*** Block opens ***

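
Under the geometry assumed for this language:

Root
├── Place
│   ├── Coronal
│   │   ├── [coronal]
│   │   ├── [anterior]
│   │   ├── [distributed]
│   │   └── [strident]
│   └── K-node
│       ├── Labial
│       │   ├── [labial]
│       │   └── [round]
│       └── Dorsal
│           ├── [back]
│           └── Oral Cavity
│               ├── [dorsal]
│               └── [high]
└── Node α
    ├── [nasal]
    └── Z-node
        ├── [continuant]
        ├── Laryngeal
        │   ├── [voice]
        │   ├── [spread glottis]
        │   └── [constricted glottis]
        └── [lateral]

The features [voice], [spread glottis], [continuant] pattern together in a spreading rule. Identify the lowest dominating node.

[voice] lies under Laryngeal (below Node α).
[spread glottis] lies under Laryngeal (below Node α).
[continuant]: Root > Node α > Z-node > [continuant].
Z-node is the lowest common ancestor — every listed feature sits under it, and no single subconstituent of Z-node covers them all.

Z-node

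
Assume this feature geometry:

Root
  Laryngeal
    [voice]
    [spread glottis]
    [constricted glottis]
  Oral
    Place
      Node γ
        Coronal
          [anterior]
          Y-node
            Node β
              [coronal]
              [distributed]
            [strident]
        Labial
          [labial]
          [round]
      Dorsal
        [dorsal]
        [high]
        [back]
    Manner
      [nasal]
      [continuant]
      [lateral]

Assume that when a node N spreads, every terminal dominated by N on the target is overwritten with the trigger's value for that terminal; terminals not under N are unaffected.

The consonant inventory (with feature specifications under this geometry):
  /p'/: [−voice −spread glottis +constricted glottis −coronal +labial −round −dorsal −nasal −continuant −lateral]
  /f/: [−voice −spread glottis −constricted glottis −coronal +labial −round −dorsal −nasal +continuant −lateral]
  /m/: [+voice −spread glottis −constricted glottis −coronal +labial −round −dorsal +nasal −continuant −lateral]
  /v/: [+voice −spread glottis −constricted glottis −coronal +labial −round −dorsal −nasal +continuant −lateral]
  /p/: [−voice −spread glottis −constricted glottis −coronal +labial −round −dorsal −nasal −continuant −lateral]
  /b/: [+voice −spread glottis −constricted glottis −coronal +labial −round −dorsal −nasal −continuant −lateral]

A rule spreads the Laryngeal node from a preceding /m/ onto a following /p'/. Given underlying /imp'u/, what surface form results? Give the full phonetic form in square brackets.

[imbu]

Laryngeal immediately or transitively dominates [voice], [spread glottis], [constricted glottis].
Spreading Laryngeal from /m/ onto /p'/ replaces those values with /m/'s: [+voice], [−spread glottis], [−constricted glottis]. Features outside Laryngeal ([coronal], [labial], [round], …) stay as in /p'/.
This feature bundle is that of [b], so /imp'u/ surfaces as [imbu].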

*** Block closes ***

**WHAT TO DO:** Go through the records above and copy each one exactly.

**ANSWER TO THIS TASK:**
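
Under the geometry assumed for this language:

Root
├── Place
│   ├── Coronal
│   │   ├── [coronal]
│   │   ├── [anterior]
│   │   ├── [distributed]
│   │   └── [strident]
│   └── K-node
│       ├── Labial
│       │   ├── [labial]
│       │   └── [round]
│       └── Dorsal
│           ├── [back]
│           └── Oral Cavity
│               ├── [dorsal]
│               └── [high]
└── Node α
    ├── [nasal]
    └── Z-node
        ├── [continuant]
        ├── Laryngeal
        │   ├── [voice]
        │   ├── [spread glottis]
        │   └── [constricted glottis]
        └── [lateral]

The features [voice], [spread glottis], [continuant] pattern together in a spreading rule. Identify the lowest dominating node.

[voice] lies under Laryngeal (below Node α).
[spread glottis] lies under Laryngeal (below Node α).
[continuant]: Root > Node α > Z-node > [continuant].
Z-node is the lowest common ancestor — every listed feature sits under it, and no single subconstituent of Z-node covers them all.

Z-node

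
Assume this feature geometry:

Root
  Laryngeal
    [voice]
    [spread glottis]
    [constricted glottis]
  Oral
    Place
      Node γ
        Coronal
          [anterior]
          Y-node
            Node β
              [coronal]
              [distributed]
            [strident]
        Labial
          [labial]
          [round]
      Dorsal
        [dorsal]
        [high]
        [back]
    Manner
      [nasal]
      [continuant]
      [lateral]

Assume that when a node N spreads, every terminal dominated by N on the target is overwritten with the trigger's value for that terminal; terminals not under N are unaffected.

The consonant inventory (with feature specifications under this geometry):
  /p'/: [−voice −spread glottis +constricted glottis −coronal +labial −round −dorsal −nasal −continuant −lateral]
  /f/: [−voice −spread glottis −constricted glottis −coronal +labial −round −dorsal −nasal +continuant −lateral]
  /m/: [+voice −spread glottis −constricted glottis −coronal +labial −round −dorsal +nasal −continuant −lateral]
  /v/: [+voice −spread glottis −constricted glottis −coronal +labial −round −dorsal −nasal +continuant −lateral]
  /p/: [−voice −spread glottis −constricted glottis −coronal +labial −round −dorsal −nasal −continuant −lateral]
  /b/: [+voice −spread glottis −constricted glottis −coronal +labial −round −dorsal −nasal −continuant −lateral]

A rule spreads the Laryngeal node from a preceding /m/ onto a following /p'/. Given underlying /imp'u/, what surface form results? Give the full phonetic form in square brackets.

[imbu]

Laryngeal immediately or transitively dominates [voice], [spread glottis], [constricted glottis].
Spreading Laryngeal from /m/ onto /p'/ replaces those values with /m/'s: [+voice], [−spread glottis], [−constricted glottis]. Features outside Laryngeal ([coronal], [labial], [round], …) stay as in /p'/.
This feature bundle is that of [b], so /imp'u/ surfaces as [imbu].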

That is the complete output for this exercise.